BEGIN SOURCE DATA

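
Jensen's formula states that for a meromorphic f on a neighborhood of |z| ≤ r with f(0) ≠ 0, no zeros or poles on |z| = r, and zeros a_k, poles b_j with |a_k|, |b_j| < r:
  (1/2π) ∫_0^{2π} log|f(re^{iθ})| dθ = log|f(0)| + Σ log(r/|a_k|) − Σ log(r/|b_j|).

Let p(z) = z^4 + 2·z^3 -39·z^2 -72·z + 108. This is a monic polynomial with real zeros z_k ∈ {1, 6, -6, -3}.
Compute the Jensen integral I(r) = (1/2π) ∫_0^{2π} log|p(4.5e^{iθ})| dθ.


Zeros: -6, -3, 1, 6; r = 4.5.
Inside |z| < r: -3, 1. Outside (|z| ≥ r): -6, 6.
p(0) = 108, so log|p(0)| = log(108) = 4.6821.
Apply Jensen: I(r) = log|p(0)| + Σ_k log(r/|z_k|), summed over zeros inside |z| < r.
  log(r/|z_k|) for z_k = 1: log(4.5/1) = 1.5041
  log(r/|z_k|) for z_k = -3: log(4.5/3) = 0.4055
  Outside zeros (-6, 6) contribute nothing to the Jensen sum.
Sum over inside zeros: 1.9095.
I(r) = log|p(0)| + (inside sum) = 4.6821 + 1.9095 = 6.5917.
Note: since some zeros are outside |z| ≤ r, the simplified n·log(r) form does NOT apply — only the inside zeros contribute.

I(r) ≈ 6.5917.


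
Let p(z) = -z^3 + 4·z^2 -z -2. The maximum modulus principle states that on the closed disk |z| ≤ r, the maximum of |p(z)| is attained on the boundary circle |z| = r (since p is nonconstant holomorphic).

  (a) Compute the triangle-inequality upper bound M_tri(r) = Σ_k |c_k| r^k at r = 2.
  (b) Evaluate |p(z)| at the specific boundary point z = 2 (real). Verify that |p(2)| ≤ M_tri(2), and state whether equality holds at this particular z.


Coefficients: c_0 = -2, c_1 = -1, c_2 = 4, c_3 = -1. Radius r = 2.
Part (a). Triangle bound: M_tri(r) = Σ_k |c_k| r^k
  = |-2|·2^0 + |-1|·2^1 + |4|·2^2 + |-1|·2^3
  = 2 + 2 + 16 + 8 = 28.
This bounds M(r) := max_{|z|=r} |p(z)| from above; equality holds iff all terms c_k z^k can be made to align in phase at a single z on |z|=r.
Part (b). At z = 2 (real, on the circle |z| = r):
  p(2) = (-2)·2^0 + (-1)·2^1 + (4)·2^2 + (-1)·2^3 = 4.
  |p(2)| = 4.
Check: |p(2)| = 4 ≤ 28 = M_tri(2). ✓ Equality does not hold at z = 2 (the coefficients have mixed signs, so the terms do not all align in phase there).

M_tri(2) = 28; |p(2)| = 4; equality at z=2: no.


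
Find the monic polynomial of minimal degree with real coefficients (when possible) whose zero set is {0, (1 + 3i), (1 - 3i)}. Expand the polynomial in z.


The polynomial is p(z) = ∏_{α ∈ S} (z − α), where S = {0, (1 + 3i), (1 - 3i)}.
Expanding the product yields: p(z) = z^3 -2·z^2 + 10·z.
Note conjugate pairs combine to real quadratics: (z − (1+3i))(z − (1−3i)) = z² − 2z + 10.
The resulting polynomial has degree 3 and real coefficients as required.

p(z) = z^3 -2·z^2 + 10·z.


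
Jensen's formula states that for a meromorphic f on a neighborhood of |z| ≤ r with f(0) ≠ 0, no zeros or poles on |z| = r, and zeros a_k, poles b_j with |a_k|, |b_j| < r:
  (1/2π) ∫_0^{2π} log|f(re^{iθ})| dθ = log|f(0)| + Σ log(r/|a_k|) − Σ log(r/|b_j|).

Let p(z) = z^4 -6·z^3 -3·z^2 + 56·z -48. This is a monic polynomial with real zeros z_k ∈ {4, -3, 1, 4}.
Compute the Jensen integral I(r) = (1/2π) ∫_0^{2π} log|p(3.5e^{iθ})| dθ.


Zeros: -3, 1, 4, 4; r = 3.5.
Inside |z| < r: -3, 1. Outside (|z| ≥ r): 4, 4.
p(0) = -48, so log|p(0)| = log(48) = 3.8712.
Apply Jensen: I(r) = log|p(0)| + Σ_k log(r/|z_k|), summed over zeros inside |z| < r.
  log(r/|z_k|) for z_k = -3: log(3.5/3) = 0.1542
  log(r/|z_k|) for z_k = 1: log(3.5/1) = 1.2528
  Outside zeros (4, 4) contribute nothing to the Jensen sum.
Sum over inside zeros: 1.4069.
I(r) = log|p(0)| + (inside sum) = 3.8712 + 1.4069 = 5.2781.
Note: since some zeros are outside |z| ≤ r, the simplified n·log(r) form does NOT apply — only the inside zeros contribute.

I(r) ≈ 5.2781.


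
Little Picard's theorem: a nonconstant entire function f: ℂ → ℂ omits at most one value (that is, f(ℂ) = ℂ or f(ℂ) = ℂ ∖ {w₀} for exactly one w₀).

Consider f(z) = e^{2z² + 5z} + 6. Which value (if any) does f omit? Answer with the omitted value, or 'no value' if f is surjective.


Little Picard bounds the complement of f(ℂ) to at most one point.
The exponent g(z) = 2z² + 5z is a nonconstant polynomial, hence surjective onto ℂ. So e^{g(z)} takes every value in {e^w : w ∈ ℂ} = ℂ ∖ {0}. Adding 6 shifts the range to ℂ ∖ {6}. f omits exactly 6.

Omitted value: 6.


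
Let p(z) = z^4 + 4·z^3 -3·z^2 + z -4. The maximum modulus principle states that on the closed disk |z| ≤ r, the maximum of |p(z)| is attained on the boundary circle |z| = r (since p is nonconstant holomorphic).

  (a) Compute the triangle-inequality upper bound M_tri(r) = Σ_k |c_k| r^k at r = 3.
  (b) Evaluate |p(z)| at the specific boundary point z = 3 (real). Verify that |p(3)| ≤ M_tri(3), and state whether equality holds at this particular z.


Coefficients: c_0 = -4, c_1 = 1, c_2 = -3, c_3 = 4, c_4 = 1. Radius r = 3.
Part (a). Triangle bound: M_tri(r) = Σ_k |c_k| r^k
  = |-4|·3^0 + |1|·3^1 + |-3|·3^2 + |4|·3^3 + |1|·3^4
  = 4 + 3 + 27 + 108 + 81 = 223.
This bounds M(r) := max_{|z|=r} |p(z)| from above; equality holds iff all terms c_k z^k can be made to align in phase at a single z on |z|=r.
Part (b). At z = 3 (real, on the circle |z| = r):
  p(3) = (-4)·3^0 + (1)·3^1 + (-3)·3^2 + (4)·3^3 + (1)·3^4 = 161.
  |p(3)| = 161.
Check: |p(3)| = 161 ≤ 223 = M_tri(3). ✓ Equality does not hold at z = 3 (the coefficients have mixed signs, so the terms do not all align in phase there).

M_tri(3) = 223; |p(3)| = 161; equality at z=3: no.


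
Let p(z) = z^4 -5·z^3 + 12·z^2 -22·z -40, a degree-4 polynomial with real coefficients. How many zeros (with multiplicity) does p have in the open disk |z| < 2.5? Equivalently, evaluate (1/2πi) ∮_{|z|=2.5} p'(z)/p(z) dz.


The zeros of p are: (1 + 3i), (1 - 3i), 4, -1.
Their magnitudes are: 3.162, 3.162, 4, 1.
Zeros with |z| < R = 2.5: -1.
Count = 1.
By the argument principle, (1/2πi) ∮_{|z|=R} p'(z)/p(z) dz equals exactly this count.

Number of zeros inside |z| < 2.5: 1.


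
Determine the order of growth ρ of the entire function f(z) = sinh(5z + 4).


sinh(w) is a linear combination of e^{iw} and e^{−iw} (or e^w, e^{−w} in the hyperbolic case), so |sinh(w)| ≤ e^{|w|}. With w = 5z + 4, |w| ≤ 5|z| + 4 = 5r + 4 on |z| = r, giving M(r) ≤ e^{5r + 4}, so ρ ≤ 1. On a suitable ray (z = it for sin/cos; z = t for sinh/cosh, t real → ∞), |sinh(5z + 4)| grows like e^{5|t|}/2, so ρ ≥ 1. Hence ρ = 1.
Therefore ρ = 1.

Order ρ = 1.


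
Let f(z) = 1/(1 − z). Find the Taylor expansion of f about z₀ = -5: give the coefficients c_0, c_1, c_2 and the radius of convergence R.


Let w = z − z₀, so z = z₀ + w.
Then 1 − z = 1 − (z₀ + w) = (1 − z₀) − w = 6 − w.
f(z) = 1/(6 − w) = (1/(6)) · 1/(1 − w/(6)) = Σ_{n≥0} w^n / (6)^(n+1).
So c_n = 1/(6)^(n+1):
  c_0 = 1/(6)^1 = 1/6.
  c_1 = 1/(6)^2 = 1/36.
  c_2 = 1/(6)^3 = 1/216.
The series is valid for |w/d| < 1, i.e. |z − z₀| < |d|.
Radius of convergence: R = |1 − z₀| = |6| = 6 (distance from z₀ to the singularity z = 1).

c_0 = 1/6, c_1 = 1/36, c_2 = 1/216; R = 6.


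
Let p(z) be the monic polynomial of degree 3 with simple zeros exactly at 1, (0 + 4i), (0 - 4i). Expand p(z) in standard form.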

END SOURCE DATA

EXERCISE OBJECTIVE: Among the entries above, how many lines hold the string "holomorphic"? Give the number by itself.

EXERCISE RESPONSE: 2